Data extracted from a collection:
☆ ☆ ☆ ☆ ☆ ☆ ☆

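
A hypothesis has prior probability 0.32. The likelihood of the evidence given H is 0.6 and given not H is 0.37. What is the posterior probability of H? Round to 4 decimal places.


Using Bayes' theorem:
P(E) = 0.32 * 0.6 + 0.68 * 0.37
P(E) = 0.4436
P(H|E) = (0.32 * 0.6) / 0.4436 = 0.4328

0.4328


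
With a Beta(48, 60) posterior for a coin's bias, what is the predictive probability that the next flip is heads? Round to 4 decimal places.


The predictive probability equals the posterior mean.
P(next = heads) = alpha / (alpha + beta)
= 48 / 108 = 0.4444

0.4444


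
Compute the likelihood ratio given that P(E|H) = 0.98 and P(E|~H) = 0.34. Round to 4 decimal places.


LR = P(E|H) / P(E|~H)
= 0.98 / 0.34 = 2.8824

2.8824


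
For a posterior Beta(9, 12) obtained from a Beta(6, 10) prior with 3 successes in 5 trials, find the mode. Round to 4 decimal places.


Mode = (alpha - 1) / (alpha + beta - 2)
= 8 / 19
= 0.4211

0.4211


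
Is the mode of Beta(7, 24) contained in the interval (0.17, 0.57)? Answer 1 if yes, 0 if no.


Mode = (a-1)/(a+b-2) = 6/29 = 0.2069
Interval: (0.17, 0.57)
Contains mode? 1

1


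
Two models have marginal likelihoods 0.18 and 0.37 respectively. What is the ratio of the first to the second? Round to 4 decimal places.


Evidence ratio = 0.18 / 0.37
= 0.4865

0.4865


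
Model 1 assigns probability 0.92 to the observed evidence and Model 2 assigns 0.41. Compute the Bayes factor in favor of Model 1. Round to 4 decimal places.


BF = P(data|M1) / P(data|M2)
= 0.92 / 0.41 = 2.2439

2.2439


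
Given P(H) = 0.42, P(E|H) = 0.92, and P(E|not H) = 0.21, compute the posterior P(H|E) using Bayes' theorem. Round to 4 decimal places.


By Bayes' theorem: P(H|E) = P(E|H)*P(H) / P(E)
P(E) = P(E|H)*P(H) + P(E|not H)*P(not H)
P(E) = 0.92*0.42 + 0.21*0.58 = 0.5082
P(H|E) = 0.92*0.42 / 0.5082 = 0.7603

0.7603


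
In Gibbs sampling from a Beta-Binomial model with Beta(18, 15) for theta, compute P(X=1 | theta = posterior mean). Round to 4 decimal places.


Posterior mean = alpha/(alpha+beta) = 18/33 = 0.5455
P(X=1|theta=mean) = theta = 0.5455

0.5455


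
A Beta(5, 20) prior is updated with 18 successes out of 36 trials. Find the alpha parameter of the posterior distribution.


In the Beta-Binomial conjugate update:
alpha_post = alpha_prior + successes
= 5 + 18
= 23

23


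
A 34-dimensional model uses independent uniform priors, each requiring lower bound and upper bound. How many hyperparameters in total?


Per parameter: 2 (lower bound and upper bound).
Total = 34 * 2 = 68

68


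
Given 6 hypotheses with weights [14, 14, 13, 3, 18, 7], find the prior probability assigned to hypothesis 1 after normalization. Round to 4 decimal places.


To normalize, divide each weight by the sum of all weights.
Sum = 69
Prior(H1) = 14/69 = 0.2029

0.2029


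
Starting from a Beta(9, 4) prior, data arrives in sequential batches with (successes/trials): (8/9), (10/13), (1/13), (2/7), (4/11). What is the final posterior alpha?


In sequential Bayesian updating, we sum all successes.
Total successes = 25
Final alpha = 9 + 25 = 34

34


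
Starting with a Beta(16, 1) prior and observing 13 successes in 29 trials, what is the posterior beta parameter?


Posterior beta = prior beta + failures
Failures = 29 - 13 = 16
beta_post = 1 + 16 = 17

17


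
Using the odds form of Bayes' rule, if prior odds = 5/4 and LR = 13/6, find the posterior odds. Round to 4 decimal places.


Bayes' rule in odds form: posterior odds = prior odds * LR
= (5 * 13) / (4 * 6)
= 65/24 = 2.7083

2.7083


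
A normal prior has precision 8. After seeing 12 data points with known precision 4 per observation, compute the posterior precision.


In the conjugate normal model, precisions add:
tau_posterior = tau_prior + n * tau_data
= 8 + 12*4 = 56

56


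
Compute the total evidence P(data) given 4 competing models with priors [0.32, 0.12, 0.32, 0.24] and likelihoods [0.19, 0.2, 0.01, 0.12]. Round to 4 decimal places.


Marginal likelihood = sum P(model_i) * P(data|model_i)
Model 1: 0.32 * 0.19 = 0.0608
Model 2: 0.12 * 0.2 = 0.024
Model 3: 0.32 * 0.01 = 0.0032
Model 4: 0.24 * 0.12 = 0.0288
Total = 0.1168

0.1168


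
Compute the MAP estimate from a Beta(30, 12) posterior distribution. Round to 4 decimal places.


MAP = mode of Beta distribution
= (alpha - 1)/(alpha + beta - 2)
= (30-1)/(30+12-2)
= 29/40 = 0.725

0.725


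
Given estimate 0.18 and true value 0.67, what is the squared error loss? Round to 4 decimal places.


Squared error = (estimate - true)^2
Difference = -0.49
Loss = -0.49^2 = 0.2401

0.2401


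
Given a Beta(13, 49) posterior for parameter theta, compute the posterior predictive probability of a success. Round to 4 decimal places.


For a Beta-Bernoulli model, the predictive probability is the mean:
P(success) = 13/(13+49) = 13/62 = 0.2097

0.2097


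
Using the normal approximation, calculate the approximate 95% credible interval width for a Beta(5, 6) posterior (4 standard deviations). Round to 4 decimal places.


Var(Beta) = 5*6/(11^2 * 12) = 0.0207
SD = 0.1437
Width ~ 4*SD = 0.575

0.575


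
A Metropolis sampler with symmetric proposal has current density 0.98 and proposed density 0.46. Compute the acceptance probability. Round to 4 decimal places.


For symmetric proposals, acceptance = min(1, pi(x*)/pi(x))
= min(1, 0.46/0.98)
= min(1, 0.4694) = 0.4694

0.4694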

☆ ☆ ☆ ☆ ☆ ☆ ☆

Task brief
Quote every entry exactly.

Answer to the problem
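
A hypothesis has prior probability 0.32. The likelihood of the evidence given H is 0.6 and given not H is 0.37. What is the posterior probability of H? Round to 4 decimal places.


Using Bayes' theorem:
P(E) = 0.32 * 0.6 + 0.68 * 0.37
P(E) = 0.4436
P(H|E) = (0.32 * 0.6) / 0.4436 = 0.4328

0.4328


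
With a Beta(48, 60) posterior for a coin's bias, what is the predictive probability that the next flip is heads? Round to 4 decimal places.


The predictive probability equals the posterior mean.
P(next = heads) = alpha / (alpha + beta)
= 48 / 108 = 0.4444

0.4444


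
Compute the likelihood ratio given that P(E|H) = 0.98 and P(E|~H) = 0.34. Round to 4 decimal places.


LR = P(E|H) / P(E|~H)
= 0.98 / 0.34 = 2.8824

2.8824


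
For a posterior Beta(9, 12) obtained from a Beta(6, 10) prior with 3 successes in 5 trials, find the mode. Round to 4 decimal places.


Mode = (alpha - 1) / (alpha + beta - 2)
= 8 / 19
= 0.4211

0.4211


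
Is the mode of Beta(7, 24) contained in the interval (0.17, 0.57)? Answer 1 if yes, 0 if no.


Mode = (a-1)/(a+b-2) = 6/29 = 0.2069
Interval: (0.17, 0.57)
Contains mode? 1

1


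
Two models have marginal likelihoods 0.18 and 0.37 respectively. What is the ratio of the first to the second? Round to 4 decimal places.


Evidence ratio = 0.18 / 0.37
= 0.4865

0.4865


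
Model 1 assigns probability 0.92 to the observed evidence and Model 2 assigns 0.41. Compute the Bayes factor in favor of Model 1. Round to 4 decimal places.


BF = P(data|M1) / P(data|M2)
= 0.92 / 0.41 = 2.2439

2.2439


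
Given P(H) = 0.42, P(E|H) = 0.92, and P(E|not H) = 0.21, compute the posterior P(H|E) using Bayes' theorem. Round to 4 decimal places.


By Bayes' theorem: P(H|E) = P(E|H)*P(H) / P(E)
P(E) = P(E|H)*P(H) + P(E|not H)*P(not H)
P(E) = 0.92*0.42 + 0.21*0.58 = 0.5082
P(H|E) = 0.92*0.42 / 0.5082 = 0.7603

0.7603


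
In Gibbs sampling from a Beta-Binomial model with Beta(18, 15) for theta, compute P(X=1 | theta = posterior mean). Round to 4 decimal places.


Posterior mean = alpha/(alpha+beta) = 18/33 = 0.5455
P(X=1|theta=mean) = theta = 0.5455

0.5455


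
A Beta(5, 20) prior is updated with 18 successes out of 36 trials. Find the alpha parameter of the posterior distribution.


In the Beta-Binomial conjugate update:
alpha_post = alpha_prior + successes
= 5 + 18
= 23

23


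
A 34-dimensional model uses independent uniform priors, each requiring lower bound and upper bound. How many hyperparameters in total?


Per parameter: 2 (lower bound and upper bound).
Total = 34 * 2 = 68

68


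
Given 6 hypotheses with weights [14, 14, 13, 3, 18, 7], find the prior probability assigned to hypothesis 1 after normalization. Round to 4 decimal places.


To normalize, divide each weight by the sum of all weights.
Sum = 69
Prior(H1) = 14/69 = 0.2029

0.2029


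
Starting from a Beta(9, 4) prior, data arrives in sequential batches with (successes/trials): (8/9), (10/13), (1/13), (2/7), (4/11). What is the final posterior alpha?


In sequential Bayesian updating, we sum all successes.
Total successes = 25
Final alpha = 9 + 25 = 34

34


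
Starting with a Beta(16, 1) prior and observing 13 successes in 29 trials, what is the posterior beta parameter?


Posterior beta = prior beta + failures
Failures = 29 - 13 = 16
beta_post = 1 + 16 = 17

17


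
Using the odds form of Bayes' rule, if prior odds = 5/4 and LR = 13/6, find the posterior odds. Round to 4 decimal places.


Bayes' rule in odds form: posterior odds = prior odds * LR
= (5 * 13) / (4 * 6)
= 65/24 = 2.7083

2.7083


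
A normal prior has precision 8. After seeing 12 data points with known precision 4 per observation, compute the posterior precision.


In the conjugate normal model, precisions add:
tau_posterior = tau_prior + n * tau_data
= 8 + 12*4 = 56

56


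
Compute the total evidence P(data) given 4 competing models with priors [0.32, 0.12, 0.32, 0.24] and likelihoods [0.19, 0.2, 0.01, 0.12]. Round to 4 decimal places.


Marginal likelihood = sum P(model_i) * P(data|model_i)
Model 1: 0.32 * 0.19 = 0.0608
Model 2: 0.12 * 0.2 = 0.024
Model 3: 0.32 * 0.01 = 0.0032
Model 4: 0.24 * 0.12 = 0.0288
Total = 0.1168

0.1168


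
Compute the MAP estimate from a Beta(30, 12) posterior distribution. Round to 4 decimal places.


MAP = mode of Beta distribution
= (alpha - 1)/(alpha + beta - 2)
= (30-1)/(30+12-2)
= 29/40 = 0.725

0.725


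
Given estimate 0.18 and true value 0.67, what is the squared error loss? Round to 4 decimal places.


Squared error = (estimate - true)^2
Difference = -0.49
Loss = -0.49^2 = 0.2401

0.2401


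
Given a Beta(13, 49) posterior for parameter theta, compute the posterior predictive probability of a success. Round to 4 decimal places.


For a Beta-Bernoulli model, the predictive probability is the mean:
P(success) = 13/(13+49) = 13/62 = 0.2097

0.2097


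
Using the normal approximation, calculate the approximate 95% credible interval width for a Beta(5, 6) posterior (4 standard deviations). Round to 4 decimal places.


Var(Beta) = 5*6/(11^2 * 12) = 0.0207
SD = 0.1437
Width ~ 4*SD = 0.575

0.575


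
A Metropolis sampler with symmetric proposal has current density 0.98 and proposed density 0.46. Compute the acceptance probability. Round to 4 decimal places.


For symmetric proposals, acceptance = min(1, pi(x*)/pi(x))
= min(1, 0.46/0.98)
= min(1, 0.4694) = 0.4694

0.4694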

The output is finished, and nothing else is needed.